*** Opening Information given ***
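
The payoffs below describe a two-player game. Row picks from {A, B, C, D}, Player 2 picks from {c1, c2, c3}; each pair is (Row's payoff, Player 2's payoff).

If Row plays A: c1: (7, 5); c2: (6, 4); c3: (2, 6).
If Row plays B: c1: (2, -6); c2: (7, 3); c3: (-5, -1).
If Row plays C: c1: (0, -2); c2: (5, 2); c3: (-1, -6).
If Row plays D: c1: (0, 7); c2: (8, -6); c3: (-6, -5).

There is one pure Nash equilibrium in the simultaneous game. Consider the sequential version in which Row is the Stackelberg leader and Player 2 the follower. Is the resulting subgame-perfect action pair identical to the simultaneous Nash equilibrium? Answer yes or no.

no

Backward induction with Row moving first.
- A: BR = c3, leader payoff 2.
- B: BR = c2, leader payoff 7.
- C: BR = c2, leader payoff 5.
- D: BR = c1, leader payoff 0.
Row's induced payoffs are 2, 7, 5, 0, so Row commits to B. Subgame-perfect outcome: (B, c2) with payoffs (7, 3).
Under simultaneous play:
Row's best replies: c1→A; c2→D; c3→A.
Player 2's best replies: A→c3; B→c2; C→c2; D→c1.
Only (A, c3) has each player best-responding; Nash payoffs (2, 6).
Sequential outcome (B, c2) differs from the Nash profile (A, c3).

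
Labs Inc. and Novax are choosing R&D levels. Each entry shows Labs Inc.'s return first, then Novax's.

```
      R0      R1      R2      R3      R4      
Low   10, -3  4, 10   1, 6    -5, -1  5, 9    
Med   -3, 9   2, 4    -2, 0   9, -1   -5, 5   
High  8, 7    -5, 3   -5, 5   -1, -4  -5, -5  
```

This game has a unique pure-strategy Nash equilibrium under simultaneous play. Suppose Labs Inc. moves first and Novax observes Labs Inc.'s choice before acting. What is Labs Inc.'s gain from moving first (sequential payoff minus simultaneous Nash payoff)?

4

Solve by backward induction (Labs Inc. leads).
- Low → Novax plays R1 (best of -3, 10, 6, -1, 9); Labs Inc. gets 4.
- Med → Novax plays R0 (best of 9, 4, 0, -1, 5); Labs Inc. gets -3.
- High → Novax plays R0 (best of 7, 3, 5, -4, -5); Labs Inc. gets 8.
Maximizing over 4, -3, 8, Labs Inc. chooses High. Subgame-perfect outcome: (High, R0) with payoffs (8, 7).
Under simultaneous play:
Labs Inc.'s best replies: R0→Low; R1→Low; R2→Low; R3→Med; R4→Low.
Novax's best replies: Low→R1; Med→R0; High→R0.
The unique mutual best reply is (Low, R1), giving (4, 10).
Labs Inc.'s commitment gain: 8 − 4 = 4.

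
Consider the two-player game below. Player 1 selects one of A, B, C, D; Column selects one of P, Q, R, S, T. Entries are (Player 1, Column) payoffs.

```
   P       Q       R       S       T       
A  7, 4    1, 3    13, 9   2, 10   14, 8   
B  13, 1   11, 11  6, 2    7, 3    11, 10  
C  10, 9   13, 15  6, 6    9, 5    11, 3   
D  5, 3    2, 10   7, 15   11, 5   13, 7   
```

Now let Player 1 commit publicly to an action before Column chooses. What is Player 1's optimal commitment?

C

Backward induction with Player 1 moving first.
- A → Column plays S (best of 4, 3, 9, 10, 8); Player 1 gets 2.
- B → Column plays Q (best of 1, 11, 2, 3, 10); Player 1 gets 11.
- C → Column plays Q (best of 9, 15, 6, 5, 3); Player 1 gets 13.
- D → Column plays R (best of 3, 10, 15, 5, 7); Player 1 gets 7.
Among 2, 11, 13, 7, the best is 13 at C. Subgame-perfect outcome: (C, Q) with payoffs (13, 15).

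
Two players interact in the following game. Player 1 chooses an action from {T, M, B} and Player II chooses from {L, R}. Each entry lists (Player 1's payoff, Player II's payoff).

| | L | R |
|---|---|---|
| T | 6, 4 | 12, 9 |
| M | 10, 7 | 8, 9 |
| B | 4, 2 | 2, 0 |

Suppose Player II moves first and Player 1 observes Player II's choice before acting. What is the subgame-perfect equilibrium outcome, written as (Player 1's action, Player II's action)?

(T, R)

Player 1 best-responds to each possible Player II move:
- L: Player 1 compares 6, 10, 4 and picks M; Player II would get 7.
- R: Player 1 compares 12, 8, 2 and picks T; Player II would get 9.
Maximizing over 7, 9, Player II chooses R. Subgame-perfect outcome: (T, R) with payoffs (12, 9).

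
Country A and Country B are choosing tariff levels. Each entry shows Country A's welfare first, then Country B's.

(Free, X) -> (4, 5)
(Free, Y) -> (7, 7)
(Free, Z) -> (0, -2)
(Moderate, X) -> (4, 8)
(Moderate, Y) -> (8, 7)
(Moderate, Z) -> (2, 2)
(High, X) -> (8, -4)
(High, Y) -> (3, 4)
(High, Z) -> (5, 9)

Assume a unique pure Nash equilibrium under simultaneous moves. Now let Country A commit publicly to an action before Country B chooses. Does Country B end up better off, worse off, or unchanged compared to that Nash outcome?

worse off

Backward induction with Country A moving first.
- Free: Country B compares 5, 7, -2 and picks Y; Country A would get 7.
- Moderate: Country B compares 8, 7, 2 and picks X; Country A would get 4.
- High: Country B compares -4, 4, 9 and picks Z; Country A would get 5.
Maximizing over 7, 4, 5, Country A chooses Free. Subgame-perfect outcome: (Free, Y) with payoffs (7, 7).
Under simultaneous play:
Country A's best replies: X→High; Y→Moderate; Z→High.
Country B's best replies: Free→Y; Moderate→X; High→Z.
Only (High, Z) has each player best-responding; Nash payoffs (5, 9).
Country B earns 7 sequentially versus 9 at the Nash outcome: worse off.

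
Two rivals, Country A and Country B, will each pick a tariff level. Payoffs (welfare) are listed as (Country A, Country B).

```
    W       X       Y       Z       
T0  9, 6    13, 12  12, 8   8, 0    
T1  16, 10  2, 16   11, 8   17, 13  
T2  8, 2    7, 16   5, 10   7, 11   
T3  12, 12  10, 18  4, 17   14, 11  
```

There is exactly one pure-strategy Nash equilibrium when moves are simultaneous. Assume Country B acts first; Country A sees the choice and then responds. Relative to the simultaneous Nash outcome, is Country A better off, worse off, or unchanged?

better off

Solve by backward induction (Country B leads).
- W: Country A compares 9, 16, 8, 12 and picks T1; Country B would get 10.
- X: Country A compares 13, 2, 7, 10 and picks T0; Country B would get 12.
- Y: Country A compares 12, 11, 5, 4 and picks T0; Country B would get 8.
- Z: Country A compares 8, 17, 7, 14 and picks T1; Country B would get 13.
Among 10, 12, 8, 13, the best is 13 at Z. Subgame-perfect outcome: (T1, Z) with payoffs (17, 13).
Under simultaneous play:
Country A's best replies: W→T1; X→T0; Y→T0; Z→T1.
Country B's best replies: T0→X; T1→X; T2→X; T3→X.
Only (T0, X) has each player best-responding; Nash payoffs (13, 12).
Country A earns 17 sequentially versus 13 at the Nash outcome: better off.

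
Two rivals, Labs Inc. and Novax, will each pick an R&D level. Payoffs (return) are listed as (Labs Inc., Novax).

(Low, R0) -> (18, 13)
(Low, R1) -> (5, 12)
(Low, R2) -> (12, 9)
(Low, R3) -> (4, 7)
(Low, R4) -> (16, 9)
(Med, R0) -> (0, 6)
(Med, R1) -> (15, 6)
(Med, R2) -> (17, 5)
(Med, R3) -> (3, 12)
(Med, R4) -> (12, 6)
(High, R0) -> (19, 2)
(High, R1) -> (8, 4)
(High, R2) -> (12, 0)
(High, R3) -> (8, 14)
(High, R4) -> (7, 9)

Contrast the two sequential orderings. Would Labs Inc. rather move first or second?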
*** Closing Information given ***
▶ [Activity]: Once more, write out all the data above exactly as given.

▶ [Exercise result]:
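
The payoffs below describe a two-player game. Row picks from {A, B, C, D}, Player 2 picks from {c1, c2, c3}; each pair is (Row's payoff, Player 2's payoff).

If Row plays A: c1: (7, 5); c2: (6, 4); c3: (2, 6).
If Row plays B: c1: (2, -6); c2: (7, 3); c3: (-5, -1).
If Row plays C: c1: (0, -2); c2: (5, 2); c3: (-1, -6).
If Row plays D: c1: (0, 7); c2: (8, -6); c3: (-6, -5).

There is one pure Nash equilibrium in the simultaneous game. Consider the sequential version in which Row is the Stackelberg leader and Player 2 the follower. Is the resulting subgame-perfect action pair identical to the simultaneous Nash equilibrium? Answer yes or no.

no

Backward induction with Row moving first.
- A: BR = c3, leader payoff 2.
- B: BR = c2, leader payoff 7.
- C: BR = c2, leader payoff 5.
- D: BR = c1, leader payoff 0.
Row's induced payoffs are 2, 7, 5, 0, so Row commits to B. Subgame-perfect outcome: (B, c2) with payoffs (7, 3).
Under simultaneous play:
Row's best replies: c1→A; c2→D; c3→A.
Player 2's best replies: A→c3; B→c2; C→c2; D→c1.
Only (A, c3) has each player best-responding; Nash payoffs (2, 6).
Sequential outcome (B, c2) differs from the Nash profile (A, c3).

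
Labs Inc. and Novax are choosing R&D levels. Each entry shows Labs Inc.'s return first, then Novax's.

```
      R0      R1      R2      R3      R4      
Low   10, -3  4, 10   1, 6    -5, -1  5, 9    
Med   -3, 9   2, 4    -2, 0   9, -1   -5, 5   
High  8, 7    -5, 3   -5, 5   -1, -4  -5, -5  
```

This game has a unique pure-strategy Nash equilibrium under simultaneous play. Suppose Labs Inc. moves first and Novax observes Labs Inc.'s choice before acting. What is Labs Inc.'s gain from moving first (sequential payoff minus simultaneous Nash payoff)?

4

Solve by backward induction (Labs Inc. leads).
- Low → Novax plays R1 (best of -3, 10, 6, -1, 9); Labs Inc. gets 4.
- Med → Novax plays R0 (best of 9, 4, 0, -1, 5); Labs Inc. gets -3.
- High → Novax plays R0 (best of 7, 3, 5, -4, -5); Labs Inc. gets 8.
Maximizing over 4, -3, 8, Labs Inc. chooses High. Subgame-perfect outcome: (High, R0) with payoffs (8, 7).
Under simultaneous play:
Labs Inc.'s best replies: R0→Low; R1→Low; R2→Low; R3→Med; R4→Low.
Novax's best replies: Low→R1; Med→R0; High→R0.
The unique mutual best reply is (Low, R1), giving (4, 10).
Labs Inc.'s commitment gain: 8 − 4 = 4.

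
Consider the two-player game below. Player 1 selects one of A, B, C, D; Column selects one of P, Q, R, S, T. Entries are (Player 1, Column) payoffs.

```
   P       Q       R       S       T       
A  7, 4    1, 3    13, 9   2, 10   14, 8   
B  13, 1   11, 11  6, 2    7, 3    11, 10  
C  10, 9   13, 15  6, 6    9, 5    11, 3   
D  5, 3    2, 10   7, 15   11, 5   13, 7   
```

Now let Player 1 commit publicly to an action before Column chooses. What is Player 1's optimal commitment?

C

Backward induction with Player 1 moving first.
- A → Column plays S (best of 4, 3, 9, 10, 8); Player 1 gets 2.
- B → Column plays Q (best of 1, 11, 2, 3, 10); Player 1 gets 11.
- C → Column plays Q (best of 9, 15, 6, 5, 3); Player 1 gets 13.
- D → Column plays R (best of 3, 10, 15, 5, 7); Player 1 gets 7.
Among 2, 11, 13, 7, the best is 13 at C. Subgame-perfect outcome: (C, Q) with payoffs (13, 15).

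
Two players interact in the following game. Player 1 chooses an action from {T, M, B} and Player II chooses from {L, R}. Each entry lists (Player 1's payoff, Player II's payoff).

| | L | R |
|---|---|---|
| T | 6, 4 | 12, 9 |
| M | 10, 7 | 8, 9 |
| B | 4, 2 | 2, 0 |

Suppose Player II moves first and Player 1 observes Player II's choice before acting. What is the subgame-perfect equilibrium outcome, written as (Player 1's action, Player II's action)?

(T, R)

Player 1 best-responds to each possible Player II move:
- L: Player 1 compares 6, 10, 4 and picks M; Player II would get 7.
- R: Player 1 compares 12, 8, 2 and picks T; Player II would get 9.
Maximizing over 7, 9, Player II chooses R. Subgame-perfect outcome: (T, R) with payoffs (12, 9).

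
Country A and Country B are choosing tariff levels. Each entry shows Country A's welfare first, then Country B's.

(Free, X) -> (4, 5)
(Free, Y) -> (7, 7)
(Free, Z) -> (0, -2)
(Moderate, X) -> (4, 8)
(Moderate, Y) -> (8, 7)
(Moderate, Z) -> (2, 2)
(High, X) -> (8, -4)
(High, Y) -> (3, 4)
(High, Z) -> (5, 9)

Assume a unique pure Nash equilibrium under simultaneous moves. Now let Country A commit publicly to an action before Country B chooses. Does Country B end up better off, worse off, or unchanged compared to that Nash outcome?

worse off

Backward induction with Country A moving first.
- Free: Country B compares 5, 7, -2 and picks Y; Country A would get 7.
- Moderate: Country B compares 8, 7, 2 and picks X; Country A would get 4.
- High: Country B compares -4, 4, 9 and picks Z; Country A would get 5.
Maximizing over 7, 4, 5, Country A chooses Free. Subgame-perfect outcome: (Free, Y) with payoffs (7, 7).
Under simultaneous play:
Country A's best replies: X→High; Y→Moderate; Z→High.
Country B's best replies: Free→Y; Moderate→X; High→Z.
Only (High, Z) has each player best-responding; Nash payoffs (5, 9).
Country B earns 7 sequentially versus 9 at the Nash outcome: worse off.

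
Two rivals, Country A and Country B, will each pick a tariff level. Payoffs (welfare) are listed as (Country A, Country B).

```
    W       X       Y       Z       
T0  9, 6    13, 12  12, 8   8, 0    
T1  16, 10  2, 16   11, 8   17, 13  
T2  8, 2    7, 16   5, 10   7, 11   
T3  12, 12  10, 18  4, 17   14, 11  
```

There is exactly one pure-strategy Nash equilibrium when moves are simultaneous. Assume Country B acts first; Country A sees the choice and then responds. Relative to the simultaneous Nash outcome, is Country A better off, worse off, or unchanged?

better off

Solve by backward induction (Country B leads).
- W: Country A compares 9, 16, 8, 12 and picks T1; Country B would get 10.
- X: Country A compares 13, 2, 7, 10 and picks T0; Country B would get 12.
- Y: Country A compares 12, 11, 5, 4 and picks T0; Country B would get 8.
- Z: Country A compares 8, 17, 7, 14 and picks T1; Country B would get 13.
Among 10, 12, 8, 13, the best is 13 at Z. Subgame-perfect outcome: (T1, Z) with payoffs (17, 13).
Under simultaneous play:
Country A's best replies: W→T1; X→T0; Y→T0; Z→T1.
Country B's best replies: T0→X; T1→X; T2→X; T3→X.
Only (T0, X) has each player best-responding; Nash payoffs (13, 12).
Country A earns 17 sequentially versus 13 at the Nash outcome: better off.

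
Two rivals, Labs Inc. and Novax, will each pick an R&D level. Payoffs (return) are listed as (Labs Inc., Novax).

(Low, R0) -> (18, 13)
(Low, R1) -> (5, 12)
(Low, R2) -> (12, 9)
(Low, R3) -> (4, 7)
(Low, R4) -> (16, 9)
(Med, R0) -> (0, 6)
(Med, R1) -> (15, 6)
(Med, R2) -> (17, 5)
(Med, R3) -> (3, 12)
(Med, R4) -> (12, 6)
(High, R0) -> (19, 2)
(High, R1) -> (8, 4)
(High, R2) -> (12, 0)
(High, R3) -> (8, 14)
(High, R4) -> (7, 9)

Contrast the two sequential orderings. Would Labs Inc. rather move first or second?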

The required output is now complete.